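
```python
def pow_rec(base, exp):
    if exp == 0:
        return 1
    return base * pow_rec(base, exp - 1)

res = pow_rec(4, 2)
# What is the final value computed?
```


pow_rec(4, 2)
= 4 * pow_rec(4, 1)
= 4 * 4 * pow_rec(4, 0)
= 4 * 4 * 1
= 16


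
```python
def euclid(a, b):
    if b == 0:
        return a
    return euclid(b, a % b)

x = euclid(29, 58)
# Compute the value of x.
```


euclid(29, 58)
= euclid(58, 29 % 58) = euclid(58, 29)
= euclid(29, 58 % 29) = euclid(29, 0)
b == 0, return a = 29


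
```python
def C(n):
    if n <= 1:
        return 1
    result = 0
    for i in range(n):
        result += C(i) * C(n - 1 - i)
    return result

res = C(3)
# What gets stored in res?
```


C(3)
= sum of C(i) * C(3-1-i) for i in 0..2
First compute sub-values bottom-up:
  C(0) = 1, C(1) = 1
  C(2) = 1*1 + 1*1 = 2
Now C(3):
  C(0)*C(2) = 1*2 = 2
  C(1)*C(1) = 1*1 = 1
  C(2)*C(0) = 2*1 = 2
= 2 + 1 + 2
= 5


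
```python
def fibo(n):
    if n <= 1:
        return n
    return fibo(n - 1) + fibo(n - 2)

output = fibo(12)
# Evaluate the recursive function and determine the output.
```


fibo(12)
= fibo(11) + fibo(10)
= (fibo(10) + fibo(9)) + fibo(10)
Computing bottom-up: fibo(0)=0, fibo(1)=1, fibo(2)=1, fibo(3)=2, fibo(4)=3, fibo(5)=5, fibo(6)=8, fibo(7)=13, fibo(8)=21, fibo(9)=34, fibo(10)=55, fibo(11)=89, fibo(12)=144
= 144


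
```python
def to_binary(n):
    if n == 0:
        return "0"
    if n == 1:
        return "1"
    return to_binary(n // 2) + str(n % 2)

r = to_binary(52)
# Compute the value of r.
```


to_binary(52)
= to_binary(26) + "0"
= to_binary(13) + "0" + "0"
= to_binary(6) + "1" + "0" + "0"
= to_binary(3) + "0" + "1" + "0" + "0"
= to_binary(1) + "1" + "0" + "1" + "0" + "0"
= "1" + "1" + "0" + "1" + "0" + "0"
= "110100"


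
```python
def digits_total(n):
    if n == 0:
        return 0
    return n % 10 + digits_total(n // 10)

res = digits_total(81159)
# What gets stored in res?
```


digits_total(81159)
= 9 + digits_total(8115)
= 9 + 5 + digits_total(811)
= 9 + 5 + 1 + digits_total(81)
= 9 + 5 + 1 + 1 + digits_total(8)
= 9 + 5 + 1 + 1 + 8 + digits_total(0)
= 9 + 5 + 1 + 1 + 8 + 0
= 24


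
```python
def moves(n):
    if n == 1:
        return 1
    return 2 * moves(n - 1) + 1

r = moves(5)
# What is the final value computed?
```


moves(5)
= 2 * moves(4) + 1
= 2 * (2 * moves(3) + 1) + 1
= 2 * (2 * (2 * moves(2) + 1) + 1) + 1
= 2 * (2 * (2 * (2 * moves(1) + 1) + 1) + 1) + 1
Now compute bottom-up:
moves(1) = 1
moves(2) = 2 * 1 + 1 = 3
moves(3) = 2 * 3 + 1 = 7
moves(4) = 2 * 7 + 1 = 15
moves(5) = 2 * 15 + 1 = 31
= 31


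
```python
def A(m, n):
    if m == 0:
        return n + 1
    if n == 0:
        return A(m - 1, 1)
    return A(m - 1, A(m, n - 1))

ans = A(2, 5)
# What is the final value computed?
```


A(2, 5)
= A(1, A(2, 4))
First compute A(2, 4) = 11
= A(1, 11)
= 13


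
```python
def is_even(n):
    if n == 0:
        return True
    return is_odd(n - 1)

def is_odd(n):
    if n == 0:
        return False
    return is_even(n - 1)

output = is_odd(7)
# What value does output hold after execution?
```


is_odd(7)
= is_even(6)
= is_odd(5)
= is_even(4)
= is_odd(3)
= is_even(2)
= is_odd(1)
= is_even(0)
n == 0: return True
= True


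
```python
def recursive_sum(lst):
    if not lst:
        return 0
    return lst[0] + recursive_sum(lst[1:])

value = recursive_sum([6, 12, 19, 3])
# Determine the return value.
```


recursive_sum([6, 12, 19, 3])
= 6 + recursive_sum([12, 19, 3])
= 6 + 12 + recursive_sum([19, 3])
= 6 + 12 + 19 + recursive_sum([3])
= 6 + 12 + 19 + 3 + recursive_sum([])
= 6 + 12 + 19 + 3 + 0
= 40


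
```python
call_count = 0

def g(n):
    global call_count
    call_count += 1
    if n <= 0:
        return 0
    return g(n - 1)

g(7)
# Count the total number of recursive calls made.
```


g(7) calls g(6) calls ... calls g(0)
Total calls: 7 + 1 (for base case) = 8


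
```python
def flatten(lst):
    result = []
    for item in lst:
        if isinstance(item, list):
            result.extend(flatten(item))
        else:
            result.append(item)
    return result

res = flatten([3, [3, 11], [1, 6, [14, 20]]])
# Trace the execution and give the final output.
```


flatten([3, [3, 11], [1, 6, [14, 20]]])
Processing each element:
  3 is not a list -> append 3
  [3, 11] is a list -> flatten recursively -> [3, 11]
  [1, 6, [14, 20]] is a list -> flatten recursively -> [1, 6, 14, 20]
= [3, 3, 11, 1, 6, 14, 20]


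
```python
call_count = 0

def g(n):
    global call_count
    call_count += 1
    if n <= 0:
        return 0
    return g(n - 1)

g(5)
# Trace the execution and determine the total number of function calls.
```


g(5) calls g(4) calls ... calls g(0)
Total calls: 5 + 1 (for base case) = 6


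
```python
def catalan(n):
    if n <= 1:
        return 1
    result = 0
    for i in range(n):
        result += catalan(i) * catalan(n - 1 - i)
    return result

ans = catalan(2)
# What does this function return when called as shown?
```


catalan(2)
= sum of catalan(i) * catalan(2-1-i) for i in 0..1
  catalan(0)*catalan(1) = 1*1 = 1
  catalan(1)*catalan(0) = 1*1 = 1
= 1 + 1
= 2


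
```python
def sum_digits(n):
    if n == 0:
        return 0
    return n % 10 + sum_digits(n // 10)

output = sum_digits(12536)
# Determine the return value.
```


sum_digits(12536)
= 6 + sum_digits(1253)
= 6 + 3 + sum_digits(125)
= 6 + 3 + 5 + sum_digits(12)
= 6 + 3 + 5 + 2 + sum_digits(1)
= 6 + 3 + 5 + 2 + 1 + sum_digits(0)
= 6 + 3 + 5 + 2 + 1 + 0
= 17


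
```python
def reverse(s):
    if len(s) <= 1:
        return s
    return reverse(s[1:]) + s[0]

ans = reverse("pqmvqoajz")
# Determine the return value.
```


reverse("pqmvqoajz")
= reverse("qmvqoajz") + "p"
= reverse("mvqoajz") + "q" + "p"
= reverse("vqoajz") + "m" + "q" + "p"
= reverse("qoajz") + "v" + "m" + "q" + "p"
= reverse("oajz") + "q" + "v" + "m" + "q" + "p"
= reverse("ajz") + "o" + "q" + "v" + "m" + "q" + "p"
= reverse("jz") + "a" + "o" + "q" + "v" + "m" + "q" + "p"
= reverse("z") + "j" + "a" + "o" + "q" + "v" + "m" + "q" + "p"
= "z" + "j" + "a" + "o" + "q" + "v" + "m" + "q" + "p"
= "zjaoqvmqp"


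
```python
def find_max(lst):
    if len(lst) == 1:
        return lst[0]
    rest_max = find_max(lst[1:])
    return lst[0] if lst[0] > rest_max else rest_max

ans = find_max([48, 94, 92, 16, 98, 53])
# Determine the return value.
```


find_max([48, 94, 92, 16, 98, 53])
= compare 48 with find_max([94, 92, 16, 98, 53])
= compare 94 with find_max([92, 16, 98, 53])
= compare 92 with find_max([16, 98, 53])
= compare 16 with find_max([98, 53])
= compare 98 with find_max([53])
Base: find_max([53]) = 53
compare 98 with 53: max = 98
compare 16 with 98: max = 98
compare 92 with 98: max = 98
compare 94 with 98: max = 98
compare 48 with 98: max = 98
= 98


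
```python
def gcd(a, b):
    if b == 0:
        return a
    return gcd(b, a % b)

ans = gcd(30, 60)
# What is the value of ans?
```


gcd(30, 60)
= gcd(60, 30 % 60) = gcd(60, 30)
= gcd(30, 60 % 30) = gcd(30, 0)
b == 0, return a = 30


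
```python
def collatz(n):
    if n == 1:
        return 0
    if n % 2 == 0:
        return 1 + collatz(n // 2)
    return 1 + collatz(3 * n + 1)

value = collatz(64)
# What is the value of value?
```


collatz(64)
64 is even -> collatz(32)
32 is even -> collatz(16)
16 is even -> collatz(8)
8 is even -> collatz(4)
4 is even -> collatz(2)
2 is even -> collatz(1)
Reached 1 after 6 steps
= 6


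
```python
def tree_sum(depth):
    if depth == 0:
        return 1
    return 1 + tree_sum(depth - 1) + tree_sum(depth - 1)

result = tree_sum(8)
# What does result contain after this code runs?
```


tree_sum(8)
= 1 + tree_sum(7) + tree_sum(7)
= 1 + 2 * tree_sum(7)
tree_sum(k) = 2^(k+1) - 1
tree_sum(0) = 1
tree_sum(1) = 3
tree_sum(2) = 7
tree_sum(3) = 15
tree_sum(4) = 31
tree_sum(8) = 2^9 - 1 = 511


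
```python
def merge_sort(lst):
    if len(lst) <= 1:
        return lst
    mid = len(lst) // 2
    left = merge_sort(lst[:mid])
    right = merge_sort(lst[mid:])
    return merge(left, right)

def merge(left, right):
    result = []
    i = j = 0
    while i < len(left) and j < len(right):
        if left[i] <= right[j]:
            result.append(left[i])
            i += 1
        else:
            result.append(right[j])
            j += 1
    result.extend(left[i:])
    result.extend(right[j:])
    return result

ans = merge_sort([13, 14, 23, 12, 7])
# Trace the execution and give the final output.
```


merge_sort([13, 14, 23, 12, 7])
Split into [13, 14] and [23, 12, 7]
Left sorted: [13, 14]
Right sorted: [7, 12, 23]
Merge [13, 14] and [7, 12, 23]
= [7, 12, 13, 14, 23]


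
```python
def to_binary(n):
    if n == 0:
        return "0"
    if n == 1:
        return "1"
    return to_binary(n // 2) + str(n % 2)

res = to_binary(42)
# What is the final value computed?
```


to_binary(42)
= to_binary(21) + "0"
= to_binary(10) + "1" + "0"
= to_binary(5) + "0" + "1" + "0"
= to_binary(2) + "1" + "0" + "1" + "0"
= to_binary(1) + "0" + "1" + "0" + "1" + "0"
= "1" + "0" + "1" + "0" + "1" + "0"
= "101010"


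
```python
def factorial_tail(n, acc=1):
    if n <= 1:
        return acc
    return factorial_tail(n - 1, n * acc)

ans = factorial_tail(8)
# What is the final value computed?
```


factorial_tail(8, 1)
= factorial_tail(7, 8 * 1) = factorial_tail(7, 8)
= factorial_tail(6, 7 * 8) = factorial_tail(6, 56)
= factorial_tail(5, 6 * 56) = factorial_tail(5, 336)
= factorial_tail(4, 5 * 336) = factorial_tail(4, 1680)
= factorial_tail(3, 4 * 1680) = factorial_tail(3, 6720)
= factorial_tail(2, 3 * 6720) = factorial_tail(2, 20160)
= factorial_tail(1, 2 * 20160) = factorial_tail(1, 40320)
n <= 1, return acc = 40320


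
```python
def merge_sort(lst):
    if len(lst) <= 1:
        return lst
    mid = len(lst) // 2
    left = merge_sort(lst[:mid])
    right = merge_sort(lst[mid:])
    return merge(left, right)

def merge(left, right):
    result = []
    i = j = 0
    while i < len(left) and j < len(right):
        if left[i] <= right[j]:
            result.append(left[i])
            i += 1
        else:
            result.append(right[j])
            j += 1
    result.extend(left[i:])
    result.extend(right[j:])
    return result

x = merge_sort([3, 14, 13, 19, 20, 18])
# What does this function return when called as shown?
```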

--- WHAT THE TASK REQUIRES ---
Give the number of lines in the entries above that include the word "output", and nothing more.

--- SOLUTION TO THIS EXERCISE ---
7